Dataset items
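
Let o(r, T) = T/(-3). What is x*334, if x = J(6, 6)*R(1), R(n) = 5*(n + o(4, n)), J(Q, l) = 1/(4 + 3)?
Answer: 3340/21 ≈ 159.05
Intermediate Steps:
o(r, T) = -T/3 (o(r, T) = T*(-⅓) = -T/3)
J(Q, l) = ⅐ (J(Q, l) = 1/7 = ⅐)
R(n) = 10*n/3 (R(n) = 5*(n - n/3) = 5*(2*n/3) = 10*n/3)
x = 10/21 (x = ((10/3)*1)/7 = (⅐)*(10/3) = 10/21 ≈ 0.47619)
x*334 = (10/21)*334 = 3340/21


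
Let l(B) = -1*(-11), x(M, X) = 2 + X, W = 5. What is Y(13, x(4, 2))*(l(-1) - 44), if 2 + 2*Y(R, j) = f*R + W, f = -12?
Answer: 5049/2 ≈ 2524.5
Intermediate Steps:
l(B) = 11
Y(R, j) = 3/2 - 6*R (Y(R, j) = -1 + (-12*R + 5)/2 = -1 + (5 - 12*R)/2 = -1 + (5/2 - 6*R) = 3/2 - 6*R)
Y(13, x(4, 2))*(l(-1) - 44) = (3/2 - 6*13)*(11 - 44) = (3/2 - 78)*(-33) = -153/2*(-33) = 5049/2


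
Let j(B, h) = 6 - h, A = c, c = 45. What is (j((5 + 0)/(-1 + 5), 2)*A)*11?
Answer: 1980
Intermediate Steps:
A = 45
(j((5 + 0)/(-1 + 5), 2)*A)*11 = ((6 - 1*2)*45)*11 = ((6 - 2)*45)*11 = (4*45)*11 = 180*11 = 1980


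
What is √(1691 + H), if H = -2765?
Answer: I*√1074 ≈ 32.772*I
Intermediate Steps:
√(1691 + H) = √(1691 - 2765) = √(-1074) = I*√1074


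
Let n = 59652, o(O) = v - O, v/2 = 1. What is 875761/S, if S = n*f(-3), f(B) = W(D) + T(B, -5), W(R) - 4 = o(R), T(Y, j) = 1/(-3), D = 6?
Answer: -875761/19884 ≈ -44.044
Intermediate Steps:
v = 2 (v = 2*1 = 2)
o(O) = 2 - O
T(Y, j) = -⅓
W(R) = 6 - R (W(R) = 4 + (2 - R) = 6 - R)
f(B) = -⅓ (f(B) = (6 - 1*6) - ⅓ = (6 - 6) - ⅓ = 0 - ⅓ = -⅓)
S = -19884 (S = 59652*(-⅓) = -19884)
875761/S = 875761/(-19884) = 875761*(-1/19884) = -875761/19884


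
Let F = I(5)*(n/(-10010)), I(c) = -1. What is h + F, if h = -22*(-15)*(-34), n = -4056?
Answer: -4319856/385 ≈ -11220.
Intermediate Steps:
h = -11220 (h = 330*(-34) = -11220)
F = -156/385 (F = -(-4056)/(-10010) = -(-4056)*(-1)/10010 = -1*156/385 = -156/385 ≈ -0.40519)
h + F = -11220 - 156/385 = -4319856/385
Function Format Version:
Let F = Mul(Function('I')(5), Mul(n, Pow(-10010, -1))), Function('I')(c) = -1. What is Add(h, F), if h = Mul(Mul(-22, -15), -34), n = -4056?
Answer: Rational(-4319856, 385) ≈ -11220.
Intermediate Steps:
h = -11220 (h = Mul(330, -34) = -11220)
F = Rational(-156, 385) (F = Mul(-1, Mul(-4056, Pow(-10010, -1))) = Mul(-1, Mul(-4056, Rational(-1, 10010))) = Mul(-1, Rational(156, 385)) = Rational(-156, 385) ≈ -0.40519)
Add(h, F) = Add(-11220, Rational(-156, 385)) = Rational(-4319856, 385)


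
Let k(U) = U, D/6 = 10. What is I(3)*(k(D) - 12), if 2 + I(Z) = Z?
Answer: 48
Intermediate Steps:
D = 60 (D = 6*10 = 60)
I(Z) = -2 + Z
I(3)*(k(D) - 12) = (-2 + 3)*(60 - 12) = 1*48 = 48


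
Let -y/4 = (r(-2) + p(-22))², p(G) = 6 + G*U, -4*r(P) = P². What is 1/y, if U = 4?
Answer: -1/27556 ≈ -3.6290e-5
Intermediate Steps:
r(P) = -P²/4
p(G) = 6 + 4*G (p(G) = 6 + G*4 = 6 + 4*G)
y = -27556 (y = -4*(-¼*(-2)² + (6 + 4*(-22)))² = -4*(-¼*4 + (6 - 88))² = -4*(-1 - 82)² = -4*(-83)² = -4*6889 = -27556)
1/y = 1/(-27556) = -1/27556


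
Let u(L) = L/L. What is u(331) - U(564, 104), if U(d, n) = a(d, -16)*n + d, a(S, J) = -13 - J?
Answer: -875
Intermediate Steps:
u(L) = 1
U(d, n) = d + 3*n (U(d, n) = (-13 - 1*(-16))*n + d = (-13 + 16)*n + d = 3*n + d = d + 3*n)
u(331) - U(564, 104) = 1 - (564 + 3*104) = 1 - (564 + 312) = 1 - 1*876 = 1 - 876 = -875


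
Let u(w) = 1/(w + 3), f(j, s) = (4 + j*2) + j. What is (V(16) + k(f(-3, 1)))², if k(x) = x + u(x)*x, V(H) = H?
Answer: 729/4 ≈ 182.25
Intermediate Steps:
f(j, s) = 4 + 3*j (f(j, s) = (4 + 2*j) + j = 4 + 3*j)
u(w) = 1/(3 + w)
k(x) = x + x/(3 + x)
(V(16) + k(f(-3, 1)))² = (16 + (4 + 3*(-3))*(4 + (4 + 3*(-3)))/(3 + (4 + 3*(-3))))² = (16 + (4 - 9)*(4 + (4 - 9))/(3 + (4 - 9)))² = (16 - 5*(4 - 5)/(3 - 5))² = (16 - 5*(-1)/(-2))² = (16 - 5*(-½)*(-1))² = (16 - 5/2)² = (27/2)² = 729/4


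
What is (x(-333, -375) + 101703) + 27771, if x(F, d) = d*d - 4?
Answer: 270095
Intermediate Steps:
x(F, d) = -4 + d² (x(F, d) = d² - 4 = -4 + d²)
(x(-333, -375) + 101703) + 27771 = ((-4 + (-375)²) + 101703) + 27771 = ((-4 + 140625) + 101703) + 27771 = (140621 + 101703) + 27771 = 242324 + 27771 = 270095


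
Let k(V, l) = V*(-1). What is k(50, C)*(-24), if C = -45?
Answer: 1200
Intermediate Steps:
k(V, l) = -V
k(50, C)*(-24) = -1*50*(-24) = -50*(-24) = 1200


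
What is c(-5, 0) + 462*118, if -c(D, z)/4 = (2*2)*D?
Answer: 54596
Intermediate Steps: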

# Task statement
All of the data above must be retyped exactly.

# Output of the exercise
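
Let o(r, T) = T/(-3). What is x*334, if x = J(6, 6)*R(1), R(n) = 5*(n + o(4, n)), J(Q, l) = 1/(4 + 3)?
Answer: 3340/21 ≈ 159.05
Intermediate Steps:
o(r, T) = -T/3 (o(r, T) = T*(-⅓) = -T/3)
J(Q, l) = ⅐ (J(Q, l) = 1/7 = ⅐)
R(n) = 10*n/3 (R(n) = 5*(n - n/3) = 5*(2*n/3) = 10*n/3)
x = 10/21 (x = ((10/3)*1)/7 = (⅐)*(10/3) = 10/21 ≈ 0.47619)
x*334 = (10/21)*334 = 3340/21


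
Let l(B) = -1*(-11), x(M, X) = 2 + X, W = 5. What is Y(13, x(4, 2))*(l(-1) - 44), if 2 + 2*Y(R, j) = f*R + W, f = -12?
Answer: 5049/2 ≈ 2524.5
Intermediate Steps:
l(B) = 11
Y(R, j) = 3/2 - 6*R (Y(R, j) = -1 + (-12*R + 5)/2 = -1 + (5 - 12*R)/2 = -1 + (5/2 - 6*R) = 3/2 - 6*R)
Y(13, x(4, 2))*(l(-1) - 44) = (3/2 - 6*13)*(11 - 44) = (3/2 - 78)*(-33) = -153/2*(-33) = 5049/2


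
Let j(B, h) = 6 - h, A = c, c = 45. What is (j((5 + 0)/(-1 + 5), 2)*A)*11?
Answer: 1980
Intermediate Steps:
A = 45
(j((5 + 0)/(-1 + 5), 2)*A)*11 = ((6 - 1*2)*45)*11 = ((6 - 2)*45)*11 = (4*45)*11 = 180*11 = 1980


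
What is √(1691 + H), if H = -2765?
Answer: I*√1074 ≈ 32.772*I
Intermediate Steps:
√(1691 + H) = √(1691 - 2765) = √(-1074) = I*√1074


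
Let n = 59652, o(O) = v - O, v/2 = 1. What is 875761/S, if S = n*f(-3), f(B) = W(D) + T(B, -5), W(R) - 4 = o(R), T(Y, j) = 1/(-3), D = 6?
Answer: -875761/19884 ≈ -44.044
Intermediate Steps:
v = 2 (v = 2*1 = 2)
o(O) = 2 - O
T(Y, j) = -⅓
W(R) = 6 - R (W(R) = 4 + (2 - R) = 6 - R)
f(B) = -⅓ (f(B) = (6 - 1*6) - ⅓ = (6 - 6) - ⅓ = 0 - ⅓ = -⅓)
S = -19884 (S = 59652*(-⅓) = -19884)
875761/S = 875761/(-19884) = 875761*(-1/19884) = -875761/19884


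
Let F = I(5)*(n/(-10010)), I(c) = -1. What is h + F, if h = -22*(-15)*(-34), n = -4056?
Answer: -4319856/385 ≈ -11220.
Intermediate Steps:
h = -11220 (h = 330*(-34) = -11220)
F = -156/385 (F = -(-4056)/(-10010) = -(-4056)*(-1)/10010 = -1*156/385 = -156/385 ≈ -0.40519)
h + F = -11220 - 156/385 = -4319856/385
Function Format Version:
Let F = Mul(Function('I')(5), Mul(n, Pow(-10010, -1))), Function('I')(c) = -1. What is Add(h, F), if h = Mul(Mul(-22, -15), -34), n = -4056?
Answer: Rational(-4319856, 385) ≈ -11220.
Intermediate Steps:
h = -11220 (h = Mul(330, -34) = -11220)
F = Rational(-156, 385) (F = Mul(-1, Mul(-4056, Pow(-10010, -1))) = Mul(-1, Mul(-4056, Rational(-1, 10010))) = Mul(-1, Rational(156, 385)) = Rational(-156, 385) ≈ -0.40519)
Add(h, F) = Add(-11220, Rational(-156, 385)) = Rational(-4319856, 385)


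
Let k(U) = U, D/6 = 10. What is I(3)*(k(D) - 12), if 2 + I(Z) = Z?
Answer: 48
Intermediate Steps:
D = 60 (D = 6*10 = 60)
I(Z) = -2 + Z
I(3)*(k(D) - 12) = (-2 + 3)*(60 - 12) = 1*48 = 48


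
Let -y/4 = (r(-2) + p(-22))², p(G) = 6 + G*U, -4*r(P) = P². What is 1/y, if U = 4?
Answer: -1/27556 ≈ -3.6290e-5
Intermediate Steps:
r(P) = -P²/4
p(G) = 6 + 4*G (p(G) = 6 + G*4 = 6 + 4*G)
y = -27556 (y = -4*(-¼*(-2)² + (6 + 4*(-22)))² = -4*(-¼*4 + (6 - 88))² = -4*(-1 - 82)² = -4*(-83)² = -4*6889 = -27556)
1/y = 1/(-27556) = -1/27556


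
Let u(L) = L/L. What is u(331) - U(564, 104), if U(d, n) = a(d, -16)*n + d, a(S, J) = -13 - J?
Answer: -875
Intermediate Steps:
u(L) = 1
U(d, n) = d + 3*n (U(d, n) = (-13 - 1*(-16))*n + d = (-13 + 16)*n + d = 3*n + d = d + 3*n)
u(331) - U(564, 104) = 1 - (564 + 3*104) = 1 - (564 + 312) = 1 - 1*876 = 1 - 876 = -875


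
Let u(w) = 1/(w + 3), f(j, s) = (4 + j*2) + j. What is (V(16) + k(f(-3, 1)))², if k(x) = x + u(x)*x, V(H) = H?
Answer: 729/4 ≈ 182.25
Intermediate Steps:
f(j, s) = 4 + 3*j (f(j, s) = (4 + 2*j) + j = 4 + 3*j)
u(w) = 1/(3 + w)
k(x) = x + x/(3 + x)
(V(16) + k(f(-3, 1)))² = (16 + (4 + 3*(-3))*(4 + (4 + 3*(-3)))/(3 + (4 + 3*(-3))))² = (16 + (4 - 9)*(4 + (4 - 9))/(3 + (4 - 9)))² = (16 - 5*(4 - 5)/(3 - 5))² = (16 - 5*(-1)/(-2))² = (16 - 5*(-½)*(-1))² = (16 - 5/2)² = (27/2)² = 729/4


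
What is (x(-333, -375) + 101703) + 27771, if x(F, d) = d*d - 4?
Answer: 270095
Intermediate Steps:
x(F, d) = -4 + d² (x(F, d) = d² - 4 = -4 + d²)
(x(-333, -375) + 101703) + 27771 = ((-4 + (-375)²) + 101703) + 27771 = ((-4 + 140625) + 101703) + 27771 = (140621 + 101703) + 27771 = 242324 + 27771 = 270095


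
Let k(V, l) = V*(-1). What is k(50, C)*(-24), if C = -45?
Answer: 1200
Intermediate Steps:
k(V, l) = -V
k(50, C)*(-24) = -1*50*(-24) = -50*(-24) = 1200


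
What is c(-5, 0) + 462*118, if -c(D, z)/4 = (2*2)*D?
Answer: 54596
Intermediate Steps: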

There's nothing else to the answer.